**WORK TASK**. Word for word, copy the entire listing.
*** STUDY MATERIAL ***
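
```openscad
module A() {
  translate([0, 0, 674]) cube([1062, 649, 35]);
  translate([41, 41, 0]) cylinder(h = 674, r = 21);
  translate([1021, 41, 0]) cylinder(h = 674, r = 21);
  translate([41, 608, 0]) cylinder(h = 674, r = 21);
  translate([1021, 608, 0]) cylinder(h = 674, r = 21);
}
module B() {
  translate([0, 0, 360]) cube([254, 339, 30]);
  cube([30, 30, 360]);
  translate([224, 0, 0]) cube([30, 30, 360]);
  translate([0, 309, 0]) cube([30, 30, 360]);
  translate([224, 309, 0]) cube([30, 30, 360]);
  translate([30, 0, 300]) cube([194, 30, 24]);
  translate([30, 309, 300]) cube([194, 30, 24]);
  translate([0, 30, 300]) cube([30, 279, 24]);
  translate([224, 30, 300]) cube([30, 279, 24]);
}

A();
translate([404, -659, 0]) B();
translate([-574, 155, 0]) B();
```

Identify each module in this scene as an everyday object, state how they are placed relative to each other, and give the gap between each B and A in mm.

A is a table. B is a stool. Two stools sit around the table at the −y, −x sides. The gap between each stool and the table is 320 mm.

Each stool's nearest face is 320 mm from the table's bounding box.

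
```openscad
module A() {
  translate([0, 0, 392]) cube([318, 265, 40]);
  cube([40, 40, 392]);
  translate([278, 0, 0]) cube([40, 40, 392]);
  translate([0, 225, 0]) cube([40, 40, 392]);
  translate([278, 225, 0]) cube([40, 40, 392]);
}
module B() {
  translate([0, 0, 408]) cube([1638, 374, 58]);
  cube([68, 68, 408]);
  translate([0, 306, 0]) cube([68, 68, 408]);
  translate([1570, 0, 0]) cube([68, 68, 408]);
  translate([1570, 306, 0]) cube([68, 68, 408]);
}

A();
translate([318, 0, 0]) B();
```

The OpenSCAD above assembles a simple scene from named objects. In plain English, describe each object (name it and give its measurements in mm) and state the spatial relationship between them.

A is a simple wooden stool: a rectangular seat 318 mm (x) by 265 mm (y), 40 mm thick, top face at z = 432 mm, on four square legs, each 40×40 mm in cross-section. The legs rest on z = 0, each flush with a corner of the seat.

B is a long wooden bench with a 1638 mm (x) × 374 mm (y) seat, 58 mm thick, its top surface 466 mm above the floor. Four 68 mm square legs at the seat corners, flush with the edges, run from z = 0 to the seat underside.

The bench is against the stool's +x side, with their −y faces flush.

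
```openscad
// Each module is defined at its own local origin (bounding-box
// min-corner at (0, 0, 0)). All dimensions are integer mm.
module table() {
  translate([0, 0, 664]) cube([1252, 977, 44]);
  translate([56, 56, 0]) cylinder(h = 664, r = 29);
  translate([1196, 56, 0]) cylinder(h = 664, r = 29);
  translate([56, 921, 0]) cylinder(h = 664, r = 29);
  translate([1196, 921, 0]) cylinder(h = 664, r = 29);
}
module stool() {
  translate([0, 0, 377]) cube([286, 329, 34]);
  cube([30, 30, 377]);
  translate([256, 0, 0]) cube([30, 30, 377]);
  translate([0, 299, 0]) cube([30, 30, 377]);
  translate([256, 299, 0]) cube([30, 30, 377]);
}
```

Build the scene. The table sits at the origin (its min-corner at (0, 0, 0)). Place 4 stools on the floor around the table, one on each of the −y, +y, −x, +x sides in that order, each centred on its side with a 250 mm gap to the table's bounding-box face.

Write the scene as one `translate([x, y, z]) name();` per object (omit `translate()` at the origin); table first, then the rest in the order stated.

table();
translate([483, -579, 0]) stool();
translate([483, 1227, 0]) stool();
translate([-536, 324, 0]) stool();
translate([1502, 324, 0]) stool();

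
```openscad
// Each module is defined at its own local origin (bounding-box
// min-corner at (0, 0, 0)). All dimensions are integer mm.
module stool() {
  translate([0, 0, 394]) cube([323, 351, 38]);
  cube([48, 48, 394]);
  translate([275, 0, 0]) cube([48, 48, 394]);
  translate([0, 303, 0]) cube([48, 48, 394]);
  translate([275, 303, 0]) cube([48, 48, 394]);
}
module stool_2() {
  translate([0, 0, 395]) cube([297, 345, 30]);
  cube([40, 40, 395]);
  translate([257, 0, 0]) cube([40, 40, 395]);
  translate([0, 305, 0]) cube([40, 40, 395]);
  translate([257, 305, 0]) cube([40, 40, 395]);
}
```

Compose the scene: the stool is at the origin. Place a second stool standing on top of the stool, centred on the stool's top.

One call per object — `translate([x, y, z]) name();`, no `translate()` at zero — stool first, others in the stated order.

stool();
translate([13, 3, 432]) stool_2();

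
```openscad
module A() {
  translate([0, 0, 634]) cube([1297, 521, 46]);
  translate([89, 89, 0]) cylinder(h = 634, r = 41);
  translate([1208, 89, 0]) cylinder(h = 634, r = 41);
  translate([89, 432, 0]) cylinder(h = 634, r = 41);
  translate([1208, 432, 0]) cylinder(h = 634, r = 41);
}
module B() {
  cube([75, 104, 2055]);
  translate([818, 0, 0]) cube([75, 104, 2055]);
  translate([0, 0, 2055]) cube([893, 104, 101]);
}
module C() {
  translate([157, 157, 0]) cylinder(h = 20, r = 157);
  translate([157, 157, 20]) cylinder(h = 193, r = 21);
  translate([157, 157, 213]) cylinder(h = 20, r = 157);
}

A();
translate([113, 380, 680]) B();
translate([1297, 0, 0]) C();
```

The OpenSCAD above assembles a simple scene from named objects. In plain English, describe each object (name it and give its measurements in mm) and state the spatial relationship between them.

A is a rectangular dining table. The top is 1297×521×46 mm with its upper surface at z = 680 mm. It stands on four round legs of 82 mm diameter, each leg's bounding box inset 48 mm from the nearest pair of top edges, running from the floor to the underside of the top.

B is a door frame. The clear opening is 743 mm wide and 2055 mm high. Two 75 mm wide jambs, 104 mm deep, stand either side of the opening from the floor to the top of the opening. A 101 mm thick head sits across the top of both jambs, spanning the full outside width of the frame.

C is a spool: two coaxial disc flanges of radius 157 mm and thickness 20 mm, joined by a core cylinder of radius 21 mm and height 193 mm. The lower flange rests on z = 0 and the three cylinders share a vertical axis.

The door frame is on top of the table. The spool is against the table's +x side, with their −y faces flush.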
*** End of STUDY MATERIAL ***
**TASK SOLUTION**.
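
```openscad
module A() {
  translate([0, 0, 674]) cube([1062, 649, 35]);
  translate([41, 41, 0]) cylinder(h = 674, r = 21);
  translate([1021, 41, 0]) cylinder(h = 674, r = 21);
  translate([41, 608, 0]) cylinder(h = 674, r = 21);
  translate([1021, 608, 0]) cylinder(h = 674, r = 21);
}
module B() {
  translate([0, 0, 360]) cube([254, 339, 30]);
  cube([30, 30, 360]);
  translate([224, 0, 0]) cube([30, 30, 360]);
  translate([0, 309, 0]) cube([30, 30, 360]);
  translate([224, 309, 0]) cube([30, 30, 360]);
  translate([30, 0, 300]) cube([194, 30, 24]);
  translate([30, 309, 300]) cube([194, 30, 24]);
  translate([0, 30, 300]) cube([30, 279, 24]);
  translate([224, 30, 300]) cube([30, 279, 24]);
}

A();
translate([404, -659, 0]) B();
translate([-574, 155, 0]) B();
```

Identify each module in this scene as an everyday object, state how they are placed relative to each other, and give the gap between each B and A in mm.

A is a table. B is a stool. Two stools sit around the table at the −y, −x sides. The gap between each stool and the table is 320 mm.

Each stool's nearest face is 320 mm from the table's bounding box.

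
```openscad
module A() {
  translate([0, 0, 392]) cube([318, 265, 40]);
  cube([40, 40, 392]);
  translate([278, 0, 0]) cube([40, 40, 392]);
  translate([0, 225, 0]) cube([40, 40, 392]);
  translate([278, 225, 0]) cube([40, 40, 392]);
}
module B() {
  translate([0, 0, 408]) cube([1638, 374, 58]);
  cube([68, 68, 408]);
  translate([0, 306, 0]) cube([68, 68, 408]);
  translate([1570, 0, 0]) cube([68, 68, 408]);
  translate([1570, 306, 0]) cube([68, 68, 408]);
}

A();
translate([318, 0, 0]) B();
```

The OpenSCAD above assembles a simple scene from named objects. In plain English, describe each object (name it and give its measurements in mm) and state the spatial relationship between them.

A is a simple wooden stool: a rectangular seat 318 mm (x) by 265 mm (y), 40 mm thick, top face at z = 432 mm, on four square legs, each 40×40 mm in cross-section. The legs rest on z = 0, each flush with a corner of the seat.

B is a long wooden bench with a 1638 mm (x) × 374 mm (y) seat, 58 mm thick, its top surface 466 mm above the floor. Four 68 mm square legs at the seat corners, flush with the edges, run from z = 0 to the seat underside.

The bench is against the stool's +x side, with their −y faces flush.

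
```openscad
// Each module is defined at its own local origin (bounding-box
// min-corner at (0, 0, 0)). All dimensions are integer mm.
module table() {
  translate([0, 0, 664]) cube([1252, 977, 44]);
  translate([56, 56, 0]) cylinder(h = 664, r = 29);
  translate([1196, 56, 0]) cylinder(h = 664, r = 29);
  translate([56, 921, 0]) cylinder(h = 664, r = 29);
  translate([1196, 921, 0]) cylinder(h = 664, r = 29);
}
module stool() {
  translate([0, 0, 377]) cube([286, 329, 34]);
  cube([30, 30, 377]);
  translate([256, 0, 0]) cube([30, 30, 377]);
  translate([0, 299, 0]) cube([30, 30, 377]);
  translate([256, 299, 0]) cube([30, 30, 377]);
}
```

Build the scene. The table sits at the origin (its min-corner at (0, 0, 0)). Place 4 stools on the floor around the table, one on each of the −y, +y, −x, +x sides in that order, each centred on its side with a 250 mm gap to the table's bounding-box face.

Write the scene as one `translate([x, y, z]) name();` per object (omit `translate()` at the origin); table first, then the rest in the order stated.

table();
translate([483, -579, 0]) stool();
translate([483, 1227, 0]) stool();
translate([-536, 324, 0]) stool();
translate([1502, 324, 0]) stool();

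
```openscad
// Each module is defined at its own local origin (bounding-box
// min-corner at (0, 0, 0)). All dimensions are integer mm.
module stool() {
  translate([0, 0, 394]) cube([323, 351, 38]);
  cube([48, 48, 394]);
  translate([275, 0, 0]) cube([48, 48, 394]);
  translate([0, 303, 0]) cube([48, 48, 394]);
  translate([275, 303, 0]) cube([48, 48, 394]);
}
module stool_2() {
  translate([0, 0, 395]) cube([297, 345, 30]);
  cube([40, 40, 395]);
  translate([257, 0, 0]) cube([40, 40, 395]);
  translate([0, 305, 0]) cube([40, 40, 395]);
  translate([257, 305, 0]) cube([40, 40, 395]);
}
```

Compose the scene: the stool is at the origin. Place a second stool standing on top of the stool, centred on the stool's top.

One call per object — `translate([x, y, z]) name();`, no `translate()` at zero — stool first, others in the stated order.

stool();
translate([13, 3, 432]) stool_2();

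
```openscad
module A() {
  translate([0, 0, 634]) cube([1297, 521, 46]);
  translate([89, 89, 0]) cylinder(h = 634, r = 41);
  translate([1208, 89, 0]) cylinder(h = 634, r = 41);
  translate([89, 432, 0]) cylinder(h = 634, r = 41);
  translate([1208, 432, 0]) cylinder(h = 634, r = 41);
}
module B() {
  cube([75, 104, 2055]);
  translate([818, 0, 0]) cube([75, 104, 2055]);
  translate([0, 0, 2055]) cube([893, 104, 101]);
}
module C() {
  translate([157, 157, 0]) cylinder(h = 20, r = 157);
  translate([157, 157, 20]) cylinder(h = 193, r = 21);
  translate([157, 157, 213]) cylinder(h = 20, r = 157);
}

A();
translate([113, 380, 680]) B();
translate([1297, 0, 0]) C();
```

The OpenSCAD above assembles a simple scene from named objects. In plain English, describe each object (name it and give its measurements in mm) and state the spatial relationship between them.

A is a rectangular dining table. The top is 1297×521×46 mm with its upper surface at z = 680 mm. It stands on four round legs of 82 mm diameter, each leg's bounding box inset 48 mm from the nearest pair of top edges, running from the floor to the underside of the top.

B is a door frame. The clear opening is 743 mm wide and 2055 mm high. Two 75 mm wide jambs, 104 mm deep, stand either side of the opening from the floor to the top of the opening. A 101 mm thick head sits across the top of both jambs, spanning the full outside width of the frame.

C is a spool: two coaxial disc flanges of radius 157 mm and thickness 20 mm, joined by a core cylinder of radius 21 mm and height 193 mm. The lower flange rests on z = 0 and the three cylinders share a vertical axis.

The door frame is on top of the table. The spool is against the table's +x side, with their −y faces flush.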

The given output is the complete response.